▶ [Problem to work on]:
Go over the data and keep only the lines that include "value".

*** Excerpted records ***

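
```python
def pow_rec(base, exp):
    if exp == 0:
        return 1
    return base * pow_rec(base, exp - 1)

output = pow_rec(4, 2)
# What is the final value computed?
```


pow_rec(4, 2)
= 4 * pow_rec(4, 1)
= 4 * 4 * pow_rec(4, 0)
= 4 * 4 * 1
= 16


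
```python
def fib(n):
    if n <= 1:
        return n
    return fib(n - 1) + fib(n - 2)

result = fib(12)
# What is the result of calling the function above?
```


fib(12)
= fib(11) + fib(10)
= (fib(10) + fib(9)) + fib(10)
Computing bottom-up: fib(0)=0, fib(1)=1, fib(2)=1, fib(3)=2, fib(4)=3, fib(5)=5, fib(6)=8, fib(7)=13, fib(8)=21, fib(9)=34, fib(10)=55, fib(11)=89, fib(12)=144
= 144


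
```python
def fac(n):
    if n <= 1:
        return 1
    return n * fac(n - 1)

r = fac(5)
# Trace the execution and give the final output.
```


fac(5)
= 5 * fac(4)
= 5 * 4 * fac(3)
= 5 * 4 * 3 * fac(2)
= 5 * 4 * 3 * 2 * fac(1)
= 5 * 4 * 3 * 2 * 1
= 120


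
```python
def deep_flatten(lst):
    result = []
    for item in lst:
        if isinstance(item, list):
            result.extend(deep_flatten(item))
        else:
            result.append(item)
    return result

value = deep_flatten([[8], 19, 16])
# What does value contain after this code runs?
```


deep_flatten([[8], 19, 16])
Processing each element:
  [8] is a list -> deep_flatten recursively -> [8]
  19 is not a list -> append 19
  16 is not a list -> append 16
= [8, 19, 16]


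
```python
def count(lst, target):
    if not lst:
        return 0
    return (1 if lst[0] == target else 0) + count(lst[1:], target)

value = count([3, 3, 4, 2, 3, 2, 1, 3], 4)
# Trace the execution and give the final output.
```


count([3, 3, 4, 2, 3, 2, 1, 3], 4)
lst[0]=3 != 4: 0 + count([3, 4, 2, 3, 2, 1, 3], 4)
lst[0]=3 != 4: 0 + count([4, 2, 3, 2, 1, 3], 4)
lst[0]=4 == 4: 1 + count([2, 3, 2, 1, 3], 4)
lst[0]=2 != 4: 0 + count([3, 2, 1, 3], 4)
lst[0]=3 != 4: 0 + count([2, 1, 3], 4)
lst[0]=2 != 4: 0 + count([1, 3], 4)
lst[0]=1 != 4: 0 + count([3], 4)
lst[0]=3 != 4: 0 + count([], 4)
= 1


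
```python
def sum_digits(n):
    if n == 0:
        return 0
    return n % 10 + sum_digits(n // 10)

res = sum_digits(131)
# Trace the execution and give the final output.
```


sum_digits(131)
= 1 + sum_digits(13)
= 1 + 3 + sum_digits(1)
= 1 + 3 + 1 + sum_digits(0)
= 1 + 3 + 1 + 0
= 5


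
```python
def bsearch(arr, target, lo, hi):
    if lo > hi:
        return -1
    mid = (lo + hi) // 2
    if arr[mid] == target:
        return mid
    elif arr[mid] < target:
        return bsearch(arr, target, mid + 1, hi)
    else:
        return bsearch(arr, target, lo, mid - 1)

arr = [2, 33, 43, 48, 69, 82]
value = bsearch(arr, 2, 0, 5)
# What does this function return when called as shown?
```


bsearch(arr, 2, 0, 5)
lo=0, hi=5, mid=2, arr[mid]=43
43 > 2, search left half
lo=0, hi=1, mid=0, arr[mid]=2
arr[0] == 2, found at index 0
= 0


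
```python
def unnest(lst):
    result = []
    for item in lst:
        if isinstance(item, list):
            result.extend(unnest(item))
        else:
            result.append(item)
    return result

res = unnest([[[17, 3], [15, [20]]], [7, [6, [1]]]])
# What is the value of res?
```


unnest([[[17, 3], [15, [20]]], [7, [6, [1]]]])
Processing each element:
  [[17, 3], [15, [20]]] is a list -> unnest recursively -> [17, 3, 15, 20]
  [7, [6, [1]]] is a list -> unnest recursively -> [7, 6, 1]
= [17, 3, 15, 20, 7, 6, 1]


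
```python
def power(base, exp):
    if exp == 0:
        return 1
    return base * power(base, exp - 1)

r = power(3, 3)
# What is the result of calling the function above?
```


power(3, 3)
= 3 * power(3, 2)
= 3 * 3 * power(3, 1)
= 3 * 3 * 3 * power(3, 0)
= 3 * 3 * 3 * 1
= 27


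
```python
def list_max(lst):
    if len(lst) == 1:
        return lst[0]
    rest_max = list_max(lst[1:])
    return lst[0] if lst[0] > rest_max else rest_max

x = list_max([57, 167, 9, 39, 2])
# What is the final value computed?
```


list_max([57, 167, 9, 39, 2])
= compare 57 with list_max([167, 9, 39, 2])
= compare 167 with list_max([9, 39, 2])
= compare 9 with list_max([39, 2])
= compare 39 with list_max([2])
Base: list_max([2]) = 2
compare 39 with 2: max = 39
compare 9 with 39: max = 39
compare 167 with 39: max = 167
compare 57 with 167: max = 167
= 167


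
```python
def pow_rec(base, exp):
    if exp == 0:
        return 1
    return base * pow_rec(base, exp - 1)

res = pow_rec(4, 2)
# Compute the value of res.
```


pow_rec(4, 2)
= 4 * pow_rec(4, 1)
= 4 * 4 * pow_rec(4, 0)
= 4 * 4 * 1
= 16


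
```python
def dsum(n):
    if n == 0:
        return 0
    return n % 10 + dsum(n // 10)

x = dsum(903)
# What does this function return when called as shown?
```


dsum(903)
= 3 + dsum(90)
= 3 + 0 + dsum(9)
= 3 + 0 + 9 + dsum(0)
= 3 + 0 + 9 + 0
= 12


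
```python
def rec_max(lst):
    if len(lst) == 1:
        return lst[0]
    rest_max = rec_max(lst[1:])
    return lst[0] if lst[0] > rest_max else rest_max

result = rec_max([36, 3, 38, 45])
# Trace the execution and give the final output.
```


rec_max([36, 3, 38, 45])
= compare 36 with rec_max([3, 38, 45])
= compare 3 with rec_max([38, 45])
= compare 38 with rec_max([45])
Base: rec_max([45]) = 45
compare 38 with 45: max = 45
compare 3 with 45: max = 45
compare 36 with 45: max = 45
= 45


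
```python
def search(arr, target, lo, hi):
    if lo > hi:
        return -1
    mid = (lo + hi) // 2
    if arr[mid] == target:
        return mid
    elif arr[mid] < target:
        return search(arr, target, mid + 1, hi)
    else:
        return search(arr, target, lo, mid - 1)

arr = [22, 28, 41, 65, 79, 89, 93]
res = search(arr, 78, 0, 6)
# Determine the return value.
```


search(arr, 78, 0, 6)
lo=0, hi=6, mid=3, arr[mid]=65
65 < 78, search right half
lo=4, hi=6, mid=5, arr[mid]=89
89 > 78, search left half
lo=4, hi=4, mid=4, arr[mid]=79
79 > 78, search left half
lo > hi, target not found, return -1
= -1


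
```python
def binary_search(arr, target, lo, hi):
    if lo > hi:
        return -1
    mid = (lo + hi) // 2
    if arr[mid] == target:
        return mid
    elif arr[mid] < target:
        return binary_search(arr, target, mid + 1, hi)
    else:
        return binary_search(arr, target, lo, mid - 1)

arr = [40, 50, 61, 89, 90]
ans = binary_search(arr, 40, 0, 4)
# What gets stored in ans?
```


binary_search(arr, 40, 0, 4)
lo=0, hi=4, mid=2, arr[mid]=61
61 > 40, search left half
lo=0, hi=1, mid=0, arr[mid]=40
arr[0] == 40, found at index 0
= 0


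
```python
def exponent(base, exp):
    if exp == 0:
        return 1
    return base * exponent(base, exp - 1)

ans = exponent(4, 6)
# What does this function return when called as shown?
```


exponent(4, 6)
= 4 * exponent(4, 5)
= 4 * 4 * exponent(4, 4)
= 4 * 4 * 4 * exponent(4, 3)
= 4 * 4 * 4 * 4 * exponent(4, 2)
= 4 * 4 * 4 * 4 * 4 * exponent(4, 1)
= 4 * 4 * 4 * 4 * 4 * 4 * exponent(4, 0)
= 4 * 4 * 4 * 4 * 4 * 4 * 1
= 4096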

***

▶ [Reply]:
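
# What is the final value computed?
value = deep_flatten([[8], 19, 16])
# What does value contain after this code runs?
value = count([3, 3, 4, 2, 3, 2, 1, 3], 4)
value = bsearch(arr, 2, 0, 5)
# What is the value of res?
# What is the final value computed?
# Compute the value of res.
# Determine the return value.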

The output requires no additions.